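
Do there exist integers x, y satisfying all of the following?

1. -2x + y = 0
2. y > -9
Yes

Take x = 0, y = 0. Substituting into each constraint:
  (1) -2(0) + 0 = 0 ✓
  (2) 0 > -9 ✓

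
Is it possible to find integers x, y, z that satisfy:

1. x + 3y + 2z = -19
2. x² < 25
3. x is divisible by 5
Yes

Take x = 0, y = -7, z = 1. Substituting into each constraint:
  (1) 0 + 3(-7) + 2(1) = -19 ✓
  (2) x² = (0)² = 0, and 0 < 25 ✓
  (3) 0 = 5 × 0, remainder 0 ✓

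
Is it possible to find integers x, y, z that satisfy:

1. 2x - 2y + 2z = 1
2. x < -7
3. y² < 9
No

Even the single constraint (2x - 2y + 2z = 1) is infeasible over the integers.

  - 2x - 2y + 2z = 1: every term on the left is divisible by 2, so the LHS ≡ 0 (mod 2), but the RHS 1 is not — no integer solution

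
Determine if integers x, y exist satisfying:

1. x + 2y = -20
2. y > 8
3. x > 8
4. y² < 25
No

A contradictory subset is {x + 2y = -20, y > 8, x > 8}. No integer assignment can satisfy these jointly:

  - x + 2y = -20: is a linear equation tying the variables together
  - y > 8: bounds one variable relative to a constant
  - x > 8: bounds one variable relative to a constant

Range argument: with x ∈ [9, ∞], y ∈ [9, ∞], the left side of the equation is at least 27, but the right side is -20 < 27. No integer solution exists.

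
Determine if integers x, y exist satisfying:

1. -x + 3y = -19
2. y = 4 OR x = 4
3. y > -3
Yes

Take x = 31, y = 4. Substituting into each constraint:
  (1) (-31) + 3(4) = -19 ✓
  (2) y = 4, target 4 ✓ (first branch holds)
  (3) 4 > -3 ✓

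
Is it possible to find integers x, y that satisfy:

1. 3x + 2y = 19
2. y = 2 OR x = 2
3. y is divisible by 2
Yes

Take x = 5, y = 2. Substituting into each constraint:
  (1) 3(5) + 2(2) = 19 ✓
  (2) y = 2, target 2 ✓ (first branch holds)
  (3) 2 = 2 × 1, remainder 0 ✓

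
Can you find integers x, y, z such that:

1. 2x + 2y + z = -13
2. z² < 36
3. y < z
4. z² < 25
Yes

Take x = -7, y = 0, z = 1. Substituting into each constraint:
  (1) 2(-7) + 2(0) + 1 = -13 ✓
  (2) z² = (1)² = 1, and 1 < 36 ✓
  (3) 0 < 1 ✓
  (4) z² = (1)² = 1, and 1 < 25 ✓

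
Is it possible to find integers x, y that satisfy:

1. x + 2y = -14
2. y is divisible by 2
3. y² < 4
Yes

Take x = -14, y = 0. Substituting into each constraint:
  (1) (-14) + 2(0) = -14 ✓
  (2) 0 = 2 × 0, remainder 0 ✓
  (3) y² = (0)² = 0, and 0 < 4 ✓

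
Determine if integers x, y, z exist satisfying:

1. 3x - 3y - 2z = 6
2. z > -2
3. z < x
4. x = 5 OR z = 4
Yes

Take x = 5, y = 1, z = 3. Substituting into each constraint:
  (1) 3(5) - 3(1) - 2(3) = 6 ✓
  (2) 3 > -2 ✓
  (3) 3 < 5 ✓
  (4) x = 5, target 5 ✓ (first branch holds)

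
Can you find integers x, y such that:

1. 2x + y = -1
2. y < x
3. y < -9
Yes

Take x = 5, y = -11. Substituting into each constraint:
  (1) 2(5) + (-11) = -1 ✓
  (2) -11 < 5 ✓
  (3) -11 < -9 ✓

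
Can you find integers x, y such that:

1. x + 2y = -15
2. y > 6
Yes

Take x = -29, y = 7. Substituting into each constraint:
  (1) (-29) + 2(7) = -15 ✓
  (2) 7 > 6 ✓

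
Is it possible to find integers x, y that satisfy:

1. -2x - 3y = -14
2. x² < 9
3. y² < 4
No

The full constraint system is jointly infeasible over the integers. Each constraint and what it forces:

  - -2x - 3y = -14: is a linear equation tying the variables together
  - x² < 9: restricts x to |x| ≤ 2
  - y² < 4: restricts y to |y| ≤ 1

Range argument: with x ∈ [-2, 2], y ∈ [-1, 1], the left side of the equation is at least -7, but the right side is -14 < -7. No integer solution exists.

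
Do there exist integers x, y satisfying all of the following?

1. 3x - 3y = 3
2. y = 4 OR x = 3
Yes

Take x = 5, y = 4. Substituting into each constraint:
  (1) 3(5) - 3(4) = 3 ✓
  (2) y = 4, target 4 ✓ (first branch holds)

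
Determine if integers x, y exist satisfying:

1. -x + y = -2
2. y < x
Yes

Take x = 0, y = -2. Substituting into each constraint:
  (1) 0 + (-2) = -2 ✓
  (2) -2 < 0 ✓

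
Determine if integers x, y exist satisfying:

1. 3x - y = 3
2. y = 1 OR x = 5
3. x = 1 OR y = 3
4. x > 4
No

A contradictory subset is {3x - y = 3, x = 1 OR y = 3, x > 4}. No integer assignment can satisfy these jointly:

  - 3x - y = 3: is a linear equation tying the variables together
  - x = 1 OR y = 3: forces a choice: either x = 1 or y = 3
  - x > 4: bounds one variable relative to a constant

Split on the disjunction (x = 1 OR y = 3):
  • If x = 1: this contradicts the bound x ≥ 5.
  • If y = 3: the equation forces x = 2, which contradicts the bound x ≥ 5.
Both branches are infeasible, so the system has no integer solution.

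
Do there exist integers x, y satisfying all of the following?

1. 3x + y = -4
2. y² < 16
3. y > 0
Yes

Take x = -2, y = 2. Substituting into each constraint:
  (1) 3(-2) + 2 = -4 ✓
  (2) y² = (2)² = 4, and 4 < 16 ✓
  (3) 2 > 0 ✓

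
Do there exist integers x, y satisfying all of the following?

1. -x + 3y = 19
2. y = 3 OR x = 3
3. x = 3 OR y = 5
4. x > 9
No

A contradictory subset is {-x + 3y = 19, y = 3 OR x = 3, x > 9}. No integer assignment can satisfy these jointly:

  - -x + 3y = 19: is a linear equation tying the variables together
  - y = 3 OR x = 3: forces a choice: either y = 3 or x = 3
  - x > 9: bounds one variable relative to a constant

Split on the disjunction (y = 3 OR x = 3):
  • If y = 3: the equation forces x = -10, which contradicts the bound x ≥ 10.
  • If x = 3: this contradicts the bound x ≥ 10.
Both branches are infeasible, so the system has no integer solution.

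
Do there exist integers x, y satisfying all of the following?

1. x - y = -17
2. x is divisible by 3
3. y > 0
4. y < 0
No

A contradictory subset is {y > 0, y < 0}. No integer assignment can satisfy these jointly:

  - y > 0: bounds one variable relative to a constant
  - y < 0: bounds one variable relative to a constant

Direct contradiction: the bounds on y require y ≥ 1 and y ≤ -1 simultaneously, which is empty.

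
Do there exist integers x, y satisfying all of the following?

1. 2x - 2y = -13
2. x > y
No

Even the single constraint (2x - 2y = -13) is infeasible over the integers.

  - 2x - 2y = -13: every term on the left is divisible by 2, so the LHS ≡ 0 (mod 2), but the RHS -13 is not — no integer solution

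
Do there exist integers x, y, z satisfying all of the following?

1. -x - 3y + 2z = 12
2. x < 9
Yes

Take x = 0, y = -4, z = 0. Substituting into each constraint:
  (1) 0 - 3(-4) + 2(0) = 12 ✓
  (2) 0 < 9 ✓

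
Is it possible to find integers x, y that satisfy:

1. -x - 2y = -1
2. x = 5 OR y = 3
Yes

Take x = -5, y = 3. Substituting into each constraint:
  (1) 5 - 2(3) = -1 ✓
  (2) y = 3, target 3 ✓ (second branch holds)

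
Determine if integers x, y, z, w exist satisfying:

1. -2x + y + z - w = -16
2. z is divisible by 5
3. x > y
Yes

Take x = 0, y = -1, z = 0, w = 15. Substituting into each constraint:
  (1) -2(0) + (-1) + 0 + (-15) = -16 ✓
  (2) 0 = 5 × 0, remainder 0 ✓
  (3) 0 > -1 ✓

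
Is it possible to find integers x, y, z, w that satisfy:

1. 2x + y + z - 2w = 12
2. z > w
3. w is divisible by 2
Yes

Take x = 0, y = 11, z = 1, w = 0. Substituting into each constraint:
  (1) 2(0) + 11 + 1 - 2(0) = 12 ✓
  (2) 1 > 0 ✓
  (3) 0 = 2 × 0, remainder 0 ✓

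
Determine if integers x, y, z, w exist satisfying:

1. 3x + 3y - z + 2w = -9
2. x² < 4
Yes

Take x = 0, y = -3, z = 0, w = 0. Substituting into each constraint:
  (1) 3(0) + 3(-3) + 0 + 2(0) = -9 ✓
  (2) x² = (0)² = 0, and 0 < 4 ✓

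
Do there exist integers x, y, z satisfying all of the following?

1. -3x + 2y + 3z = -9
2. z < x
Yes

Take x = 1, y = -3, z = 0. Substituting into each constraint:
  (1) -3(1) + 2(-3) + 3(0) = -9 ✓
  (2) 0 < 1 ✓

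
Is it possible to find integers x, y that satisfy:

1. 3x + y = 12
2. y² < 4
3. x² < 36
Yes

Take x = 4, y = 0. Substituting into each constraint:
  (1) 3(4) + 0 = 12 ✓
  (2) y² = (0)² = 0, and 0 < 4 ✓
  (3) x² = (4)² = 16, and 16 < 36 ✓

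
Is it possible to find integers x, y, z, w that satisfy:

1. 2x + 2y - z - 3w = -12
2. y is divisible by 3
Yes

Take x = -6, y = 0, z = 0, w = 0. Substituting into each constraint:
  (1) 2(-6) + 2(0) + 0 - 3(0) = -12 ✓
  (2) 0 = 3 × 0, remainder 0 ✓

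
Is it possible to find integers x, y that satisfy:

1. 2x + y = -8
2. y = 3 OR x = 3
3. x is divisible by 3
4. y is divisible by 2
Yes

Take x = 3, y = -14. Substituting into each constraint:
  (1) 2(3) + (-14) = -8 ✓
  (2) x = 3, target 3 ✓ (second branch holds)
  (3) 3 = 3 × 1, remainder 0 ✓
  (4) -14 = 2 × -7, remainder 0 ✓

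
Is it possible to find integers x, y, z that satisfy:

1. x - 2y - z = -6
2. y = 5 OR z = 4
Yes

Take x = 0, y = 5, z = -4. Substituting into each constraint:
  (1) 0 - 2(5) + 4 = -6 ✓
  (2) y = 5, target 5 ✓ (first branch holds)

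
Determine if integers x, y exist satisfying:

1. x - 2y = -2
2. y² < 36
Yes

Take x = 0, y = 1. Substituting into each constraint:
  (1) 0 - 2(1) = -2 ✓
  (2) y² = (1)² = 1, and 1 < 36 ✓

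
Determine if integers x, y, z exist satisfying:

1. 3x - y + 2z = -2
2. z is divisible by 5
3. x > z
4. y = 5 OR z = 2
Yes

Take x = 1, y = 5, z = 0. Substituting into each constraint:
  (1) 3(1) + (-5) + 2(0) = -2 ✓
  (2) 0 = 5 × 0, remainder 0 ✓
  (3) 1 > 0 ✓
  (4) y = 5, target 5 ✓ (first branch holds)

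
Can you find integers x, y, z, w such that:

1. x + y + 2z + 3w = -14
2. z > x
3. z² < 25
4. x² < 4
Yes

Take x = 0, y = -16, z = 1, w = 0. Substituting into each constraint:
  (1) 0 + (-16) + 2(1) + 3(0) = -14 ✓
  (2) 1 > 0 ✓
  (3) z² = (1)² = 1, and 1 < 25 ✓
  (4) x² = (0)² = 0, and 0 < 4 ✓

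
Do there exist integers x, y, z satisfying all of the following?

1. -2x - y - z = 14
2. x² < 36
Yes

Take x = 0, y = -14, z = 0. Substituting into each constraint:
  (1) -2(0) + 14 + 0 = 14 ✓
  (2) x² = (0)² = 0, and 0 < 36 ✓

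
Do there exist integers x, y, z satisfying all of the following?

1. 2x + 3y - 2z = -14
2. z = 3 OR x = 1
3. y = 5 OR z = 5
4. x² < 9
Yes

Take x = 1, y = -2, z = 5. Substituting into each constraint:
  (1) 2(1) + 3(-2) - 2(5) = -14 ✓
  (2) x = 1, target 1 ✓ (second branch holds)
  (3) z = 5, target 5 ✓ (second branch holds)
  (4) x² = (1)² = 1, and 1 < 9 ✓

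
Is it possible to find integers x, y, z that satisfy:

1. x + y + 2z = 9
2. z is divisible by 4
Yes

Take x = 9, y = 0, z = 0. Substituting into each constraint:
  (1) 9 + 0 + 2(0) = 9 ✓
  (2) 0 = 4 × 0, remainder 0 ✓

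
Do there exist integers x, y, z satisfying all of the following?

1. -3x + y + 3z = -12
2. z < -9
Yes

Take x = 0, y = 18, z = -10. Substituting into each constraint:
  (1) -3(0) + 18 + 3(-10) = -12 ✓
  (2) -10 < -9 ✓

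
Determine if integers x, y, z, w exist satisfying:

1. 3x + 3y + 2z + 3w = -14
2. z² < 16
Yes

Take x = -6, y = 0, z = 2, w = 0. Substituting into each constraint:
  (1) 3(-6) + 3(0) + 2(2) + 3(0) = -14 ✓
  (2) z² = (2)² = 4, and 4 < 16 ✓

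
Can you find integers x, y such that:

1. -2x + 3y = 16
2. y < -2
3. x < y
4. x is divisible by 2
Yes

Take x = -14, y = -4. Substituting into each constraint:
  (1) -2(-14) + 3(-4) = 16 ✓
  (2) -4 < -2 ✓
  (3) -14 < -4 ✓
  (4) -14 = 2 × -7, remainder 0 ✓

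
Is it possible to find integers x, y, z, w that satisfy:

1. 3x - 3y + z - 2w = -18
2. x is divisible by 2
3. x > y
Yes

Take x = 0, y = -1, z = -21, w = 0. Substituting into each constraint:
  (1) 3(0) - 3(-1) + (-21) - 2(0) = -18 ✓
  (2) 0 = 2 × 0, remainder 0 ✓
  (3) 0 > -1 ✓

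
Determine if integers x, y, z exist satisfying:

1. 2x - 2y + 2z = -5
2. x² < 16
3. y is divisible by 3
No

Even the single constraint (2x - 2y + 2z = -5) is infeasible over the integers.

  - 2x - 2y + 2z = -5: every term on the left is divisible by 2, so the LHS ≡ 0 (mod 2), but the RHS -5 is not — no integer solution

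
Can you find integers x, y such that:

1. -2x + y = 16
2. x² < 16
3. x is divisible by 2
Yes

Take x = 0, y = 16. Substituting into each constraint:
  (1) -2(0) + 16 = 16 ✓
  (2) x² = (0)² = 0, and 0 < 16 ✓
  (3) 0 = 2 × 0, remainder 0 ✓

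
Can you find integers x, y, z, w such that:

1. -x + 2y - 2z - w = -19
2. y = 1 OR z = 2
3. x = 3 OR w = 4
Yes

Take x = 3, y = 0, z = 2, w = 12. Substituting into each constraint:
  (1) (-3) + 2(0) - 2(2) + (-12) = -19 ✓
  (2) z = 2, target 2 ✓ (second branch holds)
  (3) x = 3, target 3 ✓ (first branch holds)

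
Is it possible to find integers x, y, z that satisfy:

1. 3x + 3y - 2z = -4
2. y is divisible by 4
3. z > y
Yes

Take x = 0, y = 0, z = 2. Substituting into each constraint:
  (1) 3(0) + 3(0) - 2(2) = -4 ✓
  (2) 0 = 4 × 0, remainder 0 ✓
  (3) 2 > 0 ✓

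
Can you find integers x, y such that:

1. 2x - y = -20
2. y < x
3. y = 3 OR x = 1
No

The full constraint system is jointly infeasible over the integers. Each constraint and what it forces:

  - 2x - y = -20: is a linear equation tying the variables together
  - y < x: bounds one variable relative to another variable
  - y = 3 OR x = 1: forces a choice: either y = 3 or x = 1

Split on the disjunction (y = 3 OR x = 1):
  • If y = 3: with y = 3, every remaining term of the linear equation is divisible by 2, so the left side is ≡ 0 (mod 2); but the right side -17 ≡ 1 (mod 2). No integers can satisfy it.
  • If x = 1: the equation forces y = 22, giving (x, y) = (1, 22), which violates x > y.
Both branches are infeasible, so the system has no integer solution.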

YOUR OBJECTIVE:
What is needed is a word-for-word copy of the records above, from the first line through the line that contains "1. 3x + 2y = 19".

WRITTEN RESPONSE:
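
Do there exist integers x, y satisfying all of the following?

1. -2x + y = 0
2. y > -9
Yes

Take x = 0, y = 0. Substituting into each constraint:
  (1) -2(0) + 0 = 0 ✓
  (2) 0 > -9 ✓

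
Is it possible to find integers x, y, z that satisfy:

1. x + 3y + 2z = -19
2. x² < 25
3. x is divisible by 5
Yes

Take x = 0, y = -7, z = 1. Substituting into each constraint:
  (1) 0 + 3(-7) + 2(1) = -19 ✓
  (2) x² = (0)² = 0, and 0 < 25 ✓
  (3) 0 = 5 × 0, remainder 0 ✓

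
Is it possible to find integers x, y, z that satisfy:

1. 2x - 2y + 2z = 1
2. x < -7
3. y² < 9
No

Even the single constraint (2x - 2y + 2z = 1) is infeasible over the integers.

  - 2x - 2y + 2z = 1: every term on the left is divisible by 2, so the LHS ≡ 0 (mod 2), but the RHS 1 is not — no integer solution

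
Determine if integers x, y exist satisfying:

1. x + 2y = -20
2. y > 8
3. x > 8
4. y² < 25
No

A contradictory subset is {x + 2y = -20, y > 8, x > 8}. No integer assignment can satisfy these jointly:

  - x + 2y = -20: is a linear equation tying the variables together
  - y > 8: bounds one variable relative to a constant
  - x > 8: bounds one variable relative to a constant

Range argument: with x ∈ [9, ∞], y ∈ [9, ∞], the left side of the equation is at least 27, but the right side is -20 < 27. No integer solution exists.

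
Determine if integers x, y exist satisfying:

1. -x + 3y = -19
2. y = 4 OR x = 4
3. y > -3
Yes

Take x = 31, y = 4. Substituting into each constraint:
  (1) (-31) + 3(4) = -19 ✓
  (2) y = 4, target 4 ✓ (first branch holds)
  (3) 4 > -3 ✓

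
Is it possible to find integers x, y that satisfy:

1. 3x + 2y = 19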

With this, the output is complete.